## YOUR ASSIGNMENT:
Of the lines below, write out exactly those from the line with "- model ship: 26 m², 441 per day" through the line with "- cinnamon oats: 8 cm, $189", both included, and skip the rest.

## DATA UNDER STUDY:
══════════════════════════════

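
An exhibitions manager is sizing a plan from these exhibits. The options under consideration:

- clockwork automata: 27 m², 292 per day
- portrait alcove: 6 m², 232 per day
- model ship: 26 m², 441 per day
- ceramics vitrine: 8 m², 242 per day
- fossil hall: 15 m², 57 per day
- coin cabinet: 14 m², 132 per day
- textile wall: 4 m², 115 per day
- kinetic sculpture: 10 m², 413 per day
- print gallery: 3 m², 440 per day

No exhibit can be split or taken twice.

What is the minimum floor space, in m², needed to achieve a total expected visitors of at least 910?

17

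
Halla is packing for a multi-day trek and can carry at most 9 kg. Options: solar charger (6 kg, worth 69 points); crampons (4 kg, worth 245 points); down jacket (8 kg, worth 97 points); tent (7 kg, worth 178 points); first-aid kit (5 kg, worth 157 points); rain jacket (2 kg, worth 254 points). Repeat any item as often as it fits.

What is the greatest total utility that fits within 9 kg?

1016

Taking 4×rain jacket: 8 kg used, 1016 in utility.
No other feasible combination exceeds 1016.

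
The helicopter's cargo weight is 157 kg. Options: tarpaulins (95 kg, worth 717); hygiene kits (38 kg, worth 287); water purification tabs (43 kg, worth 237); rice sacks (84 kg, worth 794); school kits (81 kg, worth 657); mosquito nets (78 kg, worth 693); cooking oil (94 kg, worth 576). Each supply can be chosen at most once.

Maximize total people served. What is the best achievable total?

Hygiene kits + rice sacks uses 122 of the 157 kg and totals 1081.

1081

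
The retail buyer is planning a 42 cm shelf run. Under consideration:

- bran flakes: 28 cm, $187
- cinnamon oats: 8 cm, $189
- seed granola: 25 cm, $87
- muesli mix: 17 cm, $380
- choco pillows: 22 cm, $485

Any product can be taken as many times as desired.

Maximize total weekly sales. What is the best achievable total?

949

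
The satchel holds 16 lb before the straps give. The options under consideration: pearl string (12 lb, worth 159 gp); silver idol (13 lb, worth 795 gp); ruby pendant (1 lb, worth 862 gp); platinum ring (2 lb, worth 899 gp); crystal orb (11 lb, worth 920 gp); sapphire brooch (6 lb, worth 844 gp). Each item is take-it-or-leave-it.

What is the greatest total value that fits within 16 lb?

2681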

══════════════════════════════

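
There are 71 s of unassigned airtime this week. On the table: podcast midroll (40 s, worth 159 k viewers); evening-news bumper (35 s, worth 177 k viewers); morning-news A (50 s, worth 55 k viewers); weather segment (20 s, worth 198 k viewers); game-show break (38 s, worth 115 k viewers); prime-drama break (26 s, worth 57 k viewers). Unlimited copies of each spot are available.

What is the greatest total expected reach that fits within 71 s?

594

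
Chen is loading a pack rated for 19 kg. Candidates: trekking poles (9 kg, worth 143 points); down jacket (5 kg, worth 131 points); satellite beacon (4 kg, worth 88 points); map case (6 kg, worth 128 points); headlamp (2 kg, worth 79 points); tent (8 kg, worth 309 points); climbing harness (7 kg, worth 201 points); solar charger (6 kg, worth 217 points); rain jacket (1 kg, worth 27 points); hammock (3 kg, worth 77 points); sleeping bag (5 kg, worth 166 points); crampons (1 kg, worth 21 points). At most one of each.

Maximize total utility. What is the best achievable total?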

══════════════════════════════

## RESPONSE TO THIS TASK:
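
- model ship: 26 m², 441 per day
- ceramics vitrine: 8 m², 242 per day
- fossil hall: 15 m², 57 per day
- coin cabinet: 14 m², 132 per day
- textile wall: 4 m², 115 per day
- kinetic sculpture: 10 m², 413 per day
- print gallery: 3 m², 440 per day

No exhibit can be split or taken twice.

What is the minimum floor space, in m², needed to achieve a total expected visitors of at least 910?

17

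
Halla is packing for a multi-day trek and can carry at most 9 kg. Options: solar charger (6 kg, worth 69 points); crampons (4 kg, worth 245 points); down jacket (8 kg, worth 97 points); tent (7 kg, worth 178 points); first-aid kit (5 kg, worth 157 points); rain jacket (2 kg, worth 254 points). Repeat any item as often as it fits.

What is the greatest total utility that fits within 9 kg?

1016

Taking 4×rain jacket: 8 kg used, 1016 in utility.
No other feasible combination exceeds 1016.

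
The helicopter's cargo weight is 157 kg. Options: tarpaulins (95 kg, worth 717); hygiene kits (38 kg, worth 287); water purification tabs (43 kg, worth 237); rice sacks (84 kg, worth 794); school kits (81 kg, worth 657); mosquito nets (78 kg, worth 693); cooking oil (94 kg, worth 576). Each supply can be chosen at most once.

Maximize total people served. What is the best achievable total?

Hygiene kits + rice sacks uses 122 of the 157 kg and totals 1081.

1081

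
The retail buyer is planning a 42 cm shelf run. Under consideration:

- bran flakes: 28 cm, $187
- cinnamon oats: 8 cm, $189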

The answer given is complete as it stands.